- Task prompt -
Return each line of the entries that mentions the word "resizer".

- Input for this task -
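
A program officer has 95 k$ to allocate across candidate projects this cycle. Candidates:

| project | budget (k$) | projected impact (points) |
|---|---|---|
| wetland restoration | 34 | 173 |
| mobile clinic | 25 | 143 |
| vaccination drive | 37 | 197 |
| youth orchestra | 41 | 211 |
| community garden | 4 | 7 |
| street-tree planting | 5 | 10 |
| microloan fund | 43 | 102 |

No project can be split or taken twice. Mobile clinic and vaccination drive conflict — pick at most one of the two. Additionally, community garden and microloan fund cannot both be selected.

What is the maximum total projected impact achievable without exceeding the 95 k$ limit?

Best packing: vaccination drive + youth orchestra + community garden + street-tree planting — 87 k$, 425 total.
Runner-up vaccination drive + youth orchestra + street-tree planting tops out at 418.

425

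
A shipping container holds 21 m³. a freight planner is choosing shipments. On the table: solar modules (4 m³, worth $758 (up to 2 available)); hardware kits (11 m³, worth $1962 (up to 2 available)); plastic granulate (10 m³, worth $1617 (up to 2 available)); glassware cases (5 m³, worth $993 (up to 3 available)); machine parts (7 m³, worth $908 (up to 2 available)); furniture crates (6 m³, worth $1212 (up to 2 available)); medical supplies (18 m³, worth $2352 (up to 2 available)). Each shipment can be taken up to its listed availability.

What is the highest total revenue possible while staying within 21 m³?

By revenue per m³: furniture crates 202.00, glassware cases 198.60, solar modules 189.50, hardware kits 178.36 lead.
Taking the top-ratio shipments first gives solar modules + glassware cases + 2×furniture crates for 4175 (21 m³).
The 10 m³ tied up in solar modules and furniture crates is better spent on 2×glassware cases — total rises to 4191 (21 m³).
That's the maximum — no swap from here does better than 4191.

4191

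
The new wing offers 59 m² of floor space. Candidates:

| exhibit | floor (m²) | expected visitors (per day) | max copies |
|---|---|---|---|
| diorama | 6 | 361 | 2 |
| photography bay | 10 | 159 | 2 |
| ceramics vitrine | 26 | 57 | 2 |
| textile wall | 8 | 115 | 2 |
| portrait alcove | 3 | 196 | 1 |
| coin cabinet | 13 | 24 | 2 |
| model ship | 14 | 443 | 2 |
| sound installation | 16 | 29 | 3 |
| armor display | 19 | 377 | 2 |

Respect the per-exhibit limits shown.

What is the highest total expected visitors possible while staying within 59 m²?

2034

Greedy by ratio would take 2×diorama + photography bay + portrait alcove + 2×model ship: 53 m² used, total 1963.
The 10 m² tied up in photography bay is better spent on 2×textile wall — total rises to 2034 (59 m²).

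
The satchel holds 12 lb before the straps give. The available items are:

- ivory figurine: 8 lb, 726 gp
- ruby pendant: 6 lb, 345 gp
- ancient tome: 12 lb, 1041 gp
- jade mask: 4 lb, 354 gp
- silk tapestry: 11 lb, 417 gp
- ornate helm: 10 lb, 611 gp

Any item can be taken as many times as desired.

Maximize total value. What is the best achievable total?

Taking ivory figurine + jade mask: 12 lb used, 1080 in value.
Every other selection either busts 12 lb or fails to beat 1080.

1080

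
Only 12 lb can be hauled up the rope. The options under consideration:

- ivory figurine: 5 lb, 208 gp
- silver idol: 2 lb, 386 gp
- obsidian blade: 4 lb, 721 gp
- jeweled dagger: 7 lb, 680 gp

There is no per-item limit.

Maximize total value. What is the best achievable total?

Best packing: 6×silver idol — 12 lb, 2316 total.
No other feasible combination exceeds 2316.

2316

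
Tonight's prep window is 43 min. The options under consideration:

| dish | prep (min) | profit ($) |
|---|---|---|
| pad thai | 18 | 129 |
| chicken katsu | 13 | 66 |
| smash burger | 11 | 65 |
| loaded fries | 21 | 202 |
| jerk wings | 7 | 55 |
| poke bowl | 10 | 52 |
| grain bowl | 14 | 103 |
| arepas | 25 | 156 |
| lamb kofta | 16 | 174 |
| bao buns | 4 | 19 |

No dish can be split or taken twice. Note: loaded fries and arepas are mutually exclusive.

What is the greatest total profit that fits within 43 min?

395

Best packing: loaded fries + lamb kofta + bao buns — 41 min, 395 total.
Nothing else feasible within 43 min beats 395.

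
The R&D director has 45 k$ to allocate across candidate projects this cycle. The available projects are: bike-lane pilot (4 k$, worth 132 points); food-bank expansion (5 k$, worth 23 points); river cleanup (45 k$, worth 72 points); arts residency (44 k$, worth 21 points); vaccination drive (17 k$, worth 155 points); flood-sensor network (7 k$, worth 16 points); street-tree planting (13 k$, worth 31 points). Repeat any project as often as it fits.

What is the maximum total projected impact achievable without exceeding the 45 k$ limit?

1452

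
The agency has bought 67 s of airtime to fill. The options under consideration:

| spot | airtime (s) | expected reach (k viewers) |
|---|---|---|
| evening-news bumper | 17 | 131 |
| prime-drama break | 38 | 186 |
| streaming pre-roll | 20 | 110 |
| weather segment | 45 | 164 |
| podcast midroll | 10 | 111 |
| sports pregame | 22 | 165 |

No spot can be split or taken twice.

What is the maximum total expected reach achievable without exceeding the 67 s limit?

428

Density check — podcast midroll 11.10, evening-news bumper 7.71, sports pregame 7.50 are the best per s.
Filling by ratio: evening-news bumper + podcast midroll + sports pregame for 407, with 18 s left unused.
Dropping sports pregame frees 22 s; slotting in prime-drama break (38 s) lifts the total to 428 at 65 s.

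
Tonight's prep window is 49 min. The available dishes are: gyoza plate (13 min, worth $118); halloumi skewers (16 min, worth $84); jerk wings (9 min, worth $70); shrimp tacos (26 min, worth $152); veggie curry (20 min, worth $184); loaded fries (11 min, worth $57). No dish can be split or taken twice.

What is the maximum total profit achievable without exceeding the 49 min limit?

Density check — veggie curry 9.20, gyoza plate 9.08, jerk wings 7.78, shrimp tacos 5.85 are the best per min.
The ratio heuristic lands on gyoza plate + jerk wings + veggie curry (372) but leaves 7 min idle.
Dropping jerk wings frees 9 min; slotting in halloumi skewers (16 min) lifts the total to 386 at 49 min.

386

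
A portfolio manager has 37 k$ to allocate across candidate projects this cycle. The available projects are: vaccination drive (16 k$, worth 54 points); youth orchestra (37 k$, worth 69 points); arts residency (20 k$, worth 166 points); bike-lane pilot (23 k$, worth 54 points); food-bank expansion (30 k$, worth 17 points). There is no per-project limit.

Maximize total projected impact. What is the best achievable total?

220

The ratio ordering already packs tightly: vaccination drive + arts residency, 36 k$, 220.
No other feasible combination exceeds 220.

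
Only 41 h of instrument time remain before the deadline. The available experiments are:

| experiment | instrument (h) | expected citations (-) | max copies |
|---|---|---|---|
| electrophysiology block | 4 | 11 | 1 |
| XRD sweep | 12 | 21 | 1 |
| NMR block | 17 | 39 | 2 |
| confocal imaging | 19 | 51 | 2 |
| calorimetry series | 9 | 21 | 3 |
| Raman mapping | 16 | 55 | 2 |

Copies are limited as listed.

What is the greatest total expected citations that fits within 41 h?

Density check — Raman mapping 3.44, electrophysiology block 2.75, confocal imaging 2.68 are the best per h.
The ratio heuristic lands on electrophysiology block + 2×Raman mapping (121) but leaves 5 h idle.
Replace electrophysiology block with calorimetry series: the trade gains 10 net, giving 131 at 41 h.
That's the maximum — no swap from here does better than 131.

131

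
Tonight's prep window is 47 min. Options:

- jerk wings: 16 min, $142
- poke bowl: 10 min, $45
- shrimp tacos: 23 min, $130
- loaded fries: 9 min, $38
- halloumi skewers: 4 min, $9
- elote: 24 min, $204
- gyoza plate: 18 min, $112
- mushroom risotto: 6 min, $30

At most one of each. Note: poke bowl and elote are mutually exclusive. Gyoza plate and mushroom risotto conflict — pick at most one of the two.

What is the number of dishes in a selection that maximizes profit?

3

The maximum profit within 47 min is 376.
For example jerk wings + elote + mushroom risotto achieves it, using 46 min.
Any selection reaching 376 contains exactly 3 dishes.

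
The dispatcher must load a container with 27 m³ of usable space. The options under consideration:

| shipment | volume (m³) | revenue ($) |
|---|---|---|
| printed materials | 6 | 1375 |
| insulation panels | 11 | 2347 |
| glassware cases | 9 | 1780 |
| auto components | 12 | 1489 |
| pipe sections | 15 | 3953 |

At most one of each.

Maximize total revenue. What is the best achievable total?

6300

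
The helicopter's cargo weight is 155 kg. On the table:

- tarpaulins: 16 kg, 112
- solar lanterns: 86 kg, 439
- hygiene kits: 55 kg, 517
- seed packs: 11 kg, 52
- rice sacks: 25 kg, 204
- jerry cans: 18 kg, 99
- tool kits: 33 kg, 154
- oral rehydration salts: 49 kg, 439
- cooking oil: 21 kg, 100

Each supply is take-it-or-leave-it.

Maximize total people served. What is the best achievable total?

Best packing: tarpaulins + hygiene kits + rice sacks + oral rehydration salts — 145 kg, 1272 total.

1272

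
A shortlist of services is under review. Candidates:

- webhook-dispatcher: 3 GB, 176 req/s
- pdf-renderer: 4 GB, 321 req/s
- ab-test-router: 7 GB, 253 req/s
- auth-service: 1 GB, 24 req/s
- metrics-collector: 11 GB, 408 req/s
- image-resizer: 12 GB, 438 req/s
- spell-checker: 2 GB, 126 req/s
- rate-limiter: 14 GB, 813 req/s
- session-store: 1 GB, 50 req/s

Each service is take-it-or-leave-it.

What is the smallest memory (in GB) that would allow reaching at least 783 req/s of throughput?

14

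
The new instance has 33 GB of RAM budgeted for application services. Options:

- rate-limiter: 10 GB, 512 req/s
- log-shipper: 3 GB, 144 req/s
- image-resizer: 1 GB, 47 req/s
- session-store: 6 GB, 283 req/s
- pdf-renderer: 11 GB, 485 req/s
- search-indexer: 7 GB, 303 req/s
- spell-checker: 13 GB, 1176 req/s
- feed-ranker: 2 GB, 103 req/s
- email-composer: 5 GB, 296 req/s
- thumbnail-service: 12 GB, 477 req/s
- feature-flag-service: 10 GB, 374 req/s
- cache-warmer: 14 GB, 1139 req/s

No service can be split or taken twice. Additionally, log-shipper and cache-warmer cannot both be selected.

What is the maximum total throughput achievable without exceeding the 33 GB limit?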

- Exercise result -
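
- image-resizer: 12 GB, 438 req/s
- image-resizer: 1 GB, 47 req/s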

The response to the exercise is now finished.